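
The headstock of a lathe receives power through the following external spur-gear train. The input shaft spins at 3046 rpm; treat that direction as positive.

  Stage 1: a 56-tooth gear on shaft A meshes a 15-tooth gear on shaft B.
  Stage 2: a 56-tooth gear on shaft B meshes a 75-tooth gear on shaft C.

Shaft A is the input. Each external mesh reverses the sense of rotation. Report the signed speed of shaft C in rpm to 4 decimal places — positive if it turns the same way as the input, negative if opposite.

+8490.8942 rpm (same as input, |ω| = 8490.8942 rpm)

Stage 1 [56T→15T]: ω = 3046.0000×56/15 = 11371.7333 rpm, dir flips to −; running = −11371.7333
Stage 2 [56T→75T]: ω = 11371.7333×56/75 = 8490.8942 rpm, dir flips to +; running = +8490.8942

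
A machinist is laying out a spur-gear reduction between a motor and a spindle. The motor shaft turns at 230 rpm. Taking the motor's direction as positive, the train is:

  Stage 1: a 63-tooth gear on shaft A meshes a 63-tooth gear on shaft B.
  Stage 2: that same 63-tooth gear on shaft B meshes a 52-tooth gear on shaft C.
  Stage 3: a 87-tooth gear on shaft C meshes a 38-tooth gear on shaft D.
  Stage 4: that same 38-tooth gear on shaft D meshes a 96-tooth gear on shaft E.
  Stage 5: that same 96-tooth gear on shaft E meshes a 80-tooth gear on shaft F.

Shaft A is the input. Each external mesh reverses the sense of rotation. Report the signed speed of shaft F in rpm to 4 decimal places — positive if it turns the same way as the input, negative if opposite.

-303.0361 rpm (opposite to input, |ω| = 303.0361 rpm)

Stage 1 [63T→63T]: ω = 230.0000×63/63 = 230.0000 rpm, dir flips to −; running = −230.0000
Stage 2 [63T→52T]: ω = 230.0000×63/52 = 278.6538 rpm, dir flips to +; running = +278.6538
Stage 3 [87T→38T]: ω = 278.6538×87/38 = 637.9706 rpm, dir flips to −; running = −637.9706
Stage 4 [38T→96T]: ω = 637.9706×38/96 = 252.5300 rpm, dir flips to +; running = +252.5300
Stage 5 [96T→80T]: ω = 252.5300×96/80 = 303.0361 rpm, dir flips to −; running = −303.0361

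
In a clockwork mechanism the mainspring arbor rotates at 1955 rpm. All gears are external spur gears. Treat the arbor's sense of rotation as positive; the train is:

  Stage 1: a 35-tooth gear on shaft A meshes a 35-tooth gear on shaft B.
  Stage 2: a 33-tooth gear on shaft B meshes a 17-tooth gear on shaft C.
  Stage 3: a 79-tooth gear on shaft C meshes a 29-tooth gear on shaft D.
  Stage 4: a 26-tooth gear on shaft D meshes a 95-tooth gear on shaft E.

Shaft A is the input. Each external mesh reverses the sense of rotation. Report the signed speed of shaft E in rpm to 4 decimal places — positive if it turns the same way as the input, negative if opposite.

+2829.3757 rpm (same as input, |ω| = 2829.3757 rpm)

Stage 1 [35T→35T]: ω = 1955.0000×35/35 = 1955.0000 rpm, dir flips to −; running = −1955.0000
Stage 2 [33T→17T]: ω = 1955.0000×33/17 = 3795.0000 rpm, dir flips to +; running = +3795.0000
Stage 3 [79T→29T]: ω = 3795.0000×79/29 = 10338.1034 rpm, dir flips to −; running = −10338.1034
Stage 4 [26T→95T]: ω = 10338.1034×26/95 = 2829.3757 rpm, dir flips to +; running = +2829.3757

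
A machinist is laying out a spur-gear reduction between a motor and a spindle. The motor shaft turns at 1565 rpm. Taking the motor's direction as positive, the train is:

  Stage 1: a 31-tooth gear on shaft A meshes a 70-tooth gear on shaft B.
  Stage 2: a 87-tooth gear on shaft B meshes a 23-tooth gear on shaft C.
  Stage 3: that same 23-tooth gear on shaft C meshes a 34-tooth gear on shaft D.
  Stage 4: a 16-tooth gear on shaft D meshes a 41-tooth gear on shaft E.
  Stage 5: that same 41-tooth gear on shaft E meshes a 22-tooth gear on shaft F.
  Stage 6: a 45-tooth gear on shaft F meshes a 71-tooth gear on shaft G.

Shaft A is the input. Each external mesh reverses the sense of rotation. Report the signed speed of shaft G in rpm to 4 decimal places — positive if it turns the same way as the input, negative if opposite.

+817.4662 rpm (same as input, |ω| = 817.4662 rpm)

Stage 1 [31T→70T]: ω = 1565.0000×31/70 = 693.0714 rpm, dir flips to −; running = −693.0714
Stage 2 [87T→23T]: ω = 693.0714×87/23 = 2621.6180 rpm, dir flips to +; running = +2621.6180
Stage 3 [23T→34T]: ω = 2621.6180×23/34 = 1773.4475 rpm, dir flips to −; running = −1773.4475
Stage 4 [16T→41T]: ω = 1773.4475×16/41 = 692.0771 rpm, dir flips to +; running = +692.0771
Stage 5 [41T→22T]: ω = 692.0771×41/22 = 1289.7800 rpm, dir flips to −; running = −1289.7800
Stage 6 [45T→71T]: ω = 1289.7800×45/71 = 817.4662 rpm, dir flips to +; running = +817.4662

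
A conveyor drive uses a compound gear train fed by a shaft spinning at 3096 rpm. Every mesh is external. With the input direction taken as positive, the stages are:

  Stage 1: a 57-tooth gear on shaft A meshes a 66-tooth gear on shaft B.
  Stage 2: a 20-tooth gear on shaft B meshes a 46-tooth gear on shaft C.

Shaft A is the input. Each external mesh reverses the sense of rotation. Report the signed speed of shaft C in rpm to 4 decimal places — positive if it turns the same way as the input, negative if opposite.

Stage 1 [57T→66T]: ω = 3096.0000×57/66 = 2673.8182 rpm, dir flips to −; running = −2673.8182
Stage 2 [20T→46T]: ω = 2673.8182×20/46 = 1162.5296 rpm, dir flips to +; running = +1162.5296

+1162.5296 rpm (same as input, |ω| = 1162.5296 rpm)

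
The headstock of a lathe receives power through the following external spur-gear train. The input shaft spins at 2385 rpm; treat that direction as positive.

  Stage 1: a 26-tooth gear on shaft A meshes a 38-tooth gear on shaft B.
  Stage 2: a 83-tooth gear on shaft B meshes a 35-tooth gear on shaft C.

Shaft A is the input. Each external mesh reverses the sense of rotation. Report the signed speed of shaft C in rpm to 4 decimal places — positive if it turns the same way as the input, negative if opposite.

Stage 1 [26T→38T]: ω = 2385.0000×26/38 = 1631.8421 rpm, dir flips to −; running = −1631.8421
Stage 2 [83T→35T]: ω = 1631.8421×83/35 = 3869.7970 rpm, dir flips to +; running = +3869.7970

+3869.7970 rpm (same as input, |ω| = 3869.7970 rpm)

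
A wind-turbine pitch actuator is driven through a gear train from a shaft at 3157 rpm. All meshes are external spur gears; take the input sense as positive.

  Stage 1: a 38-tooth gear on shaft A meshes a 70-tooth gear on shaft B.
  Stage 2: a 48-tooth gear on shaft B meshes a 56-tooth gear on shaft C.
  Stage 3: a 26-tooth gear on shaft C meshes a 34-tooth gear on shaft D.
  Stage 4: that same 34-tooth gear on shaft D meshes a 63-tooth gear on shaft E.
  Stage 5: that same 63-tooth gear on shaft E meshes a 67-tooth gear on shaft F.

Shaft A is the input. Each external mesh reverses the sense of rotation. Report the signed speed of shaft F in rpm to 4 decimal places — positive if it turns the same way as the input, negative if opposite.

Stage 1 [38T→70T]: ω = 3157.0000×38/70 = 1713.8000 rpm, dir flips to −; running = −1713.8000
Stage 2 [48T→56T]: ω = 1713.8000×48/56 = 1468.9714 rpm, dir flips to +; running = +1468.9714
Stage 3 [26T→34T]: ω = 1468.9714×26/34 = 1123.3311 rpm, dir flips to −; running = −1123.3311
Stage 4 [34T→63T]: ω = 1123.3311×34/63 = 606.2422 rpm, dir flips to +; running = +606.2422
Stage 5 [63T→67T]: ω = 606.2422×63/67 = 570.0486 rpm, dir flips to −; running = −570.0486

-570.0486 rpm (opposite to input, |ω| = 570.0486 rpm)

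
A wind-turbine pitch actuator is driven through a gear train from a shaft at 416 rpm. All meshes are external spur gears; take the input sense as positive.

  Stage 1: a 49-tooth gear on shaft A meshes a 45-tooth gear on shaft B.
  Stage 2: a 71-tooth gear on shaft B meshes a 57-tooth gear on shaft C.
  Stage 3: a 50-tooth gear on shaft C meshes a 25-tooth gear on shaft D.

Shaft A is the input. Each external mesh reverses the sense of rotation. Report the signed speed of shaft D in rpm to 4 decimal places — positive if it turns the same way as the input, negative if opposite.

-1128.4710 rpm (opposite to input, |ω| = 1128.4710 rpm)

Stage 1 [49T→45T]: ω = 416.0000×49/45 = 452.9778 rpm, dir flips to −; running = −452.9778
Stage 2 [71T→57T]: ω = 452.9778×71/57 = 564.2355 rpm, dir flips to +; running = +564.2355
Stage 3 [50T→25T]: ω = 564.2355×50/25 = 1128.4710 rpm, dir flips to −; running = −1128.4710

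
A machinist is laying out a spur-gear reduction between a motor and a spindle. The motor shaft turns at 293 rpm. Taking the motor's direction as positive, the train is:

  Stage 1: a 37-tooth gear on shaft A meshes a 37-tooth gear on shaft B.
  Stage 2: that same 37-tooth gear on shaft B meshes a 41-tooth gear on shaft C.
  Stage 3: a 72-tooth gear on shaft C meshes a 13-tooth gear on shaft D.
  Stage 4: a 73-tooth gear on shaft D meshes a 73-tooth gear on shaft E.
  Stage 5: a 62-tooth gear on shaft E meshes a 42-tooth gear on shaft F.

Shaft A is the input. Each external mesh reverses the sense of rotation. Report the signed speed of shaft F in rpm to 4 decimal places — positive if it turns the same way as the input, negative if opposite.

Stage 1 [37T→37T]: ω = 293.0000×37/37 = 293.0000 rpm, dir flips to −; running = −293.0000
Stage 2 [37T→41T]: ω = 293.0000×37/41 = 264.4146 rpm, dir flips to +; running = +264.4146
Stage 3 [72T→13T]: ω = 264.4146×72/13 = 1464.4503 rpm, dir flips to −; running = −1464.4503
Stage 4 [73T→73T]: ω = 1464.4503×73/73 = 1464.4503 rpm, dir flips to +; running = +1464.4503
Stage 5 [62T→42T]: ω = 1464.4503×62/42 = 2161.8076 rpm, dir flips to −; running = −2161.8076

-2161.8076 rpm (opposite to input, |ω| = 2161.8076 rpm)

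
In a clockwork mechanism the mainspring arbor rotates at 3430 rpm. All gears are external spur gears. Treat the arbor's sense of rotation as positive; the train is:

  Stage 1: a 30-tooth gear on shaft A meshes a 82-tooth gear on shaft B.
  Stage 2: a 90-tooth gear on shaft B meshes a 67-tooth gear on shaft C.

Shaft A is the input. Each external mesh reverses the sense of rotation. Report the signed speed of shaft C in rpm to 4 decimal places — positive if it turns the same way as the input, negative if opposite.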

· · ·

■ **What the task asks**
All lines above between those holding "turns at 230" and "Stage 4: that same 38-tooth", inclusive, must be set down unchanged, and no other line may be included.

■ **Exercise result**
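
A machinist is laying out a spur-gear reduction between a motor and a spindle. The motor shaft turns at 230 rpm. Taking the motor's direction as positive, the train is:

  Stage 1: a 63-tooth gear on shaft A meshes a 63-tooth gear on shaft B.
  Stage 2: that same 63-tooth gear on shaft B meshes a 52-tooth gear on shaft C.
  Stage 3: a 87-tooth gear on shaft C meshes a 38-tooth gear on shaft D.
  Stage 4: that same 38-tooth gear on shaft D meshes a 96-tooth gear on shaft E.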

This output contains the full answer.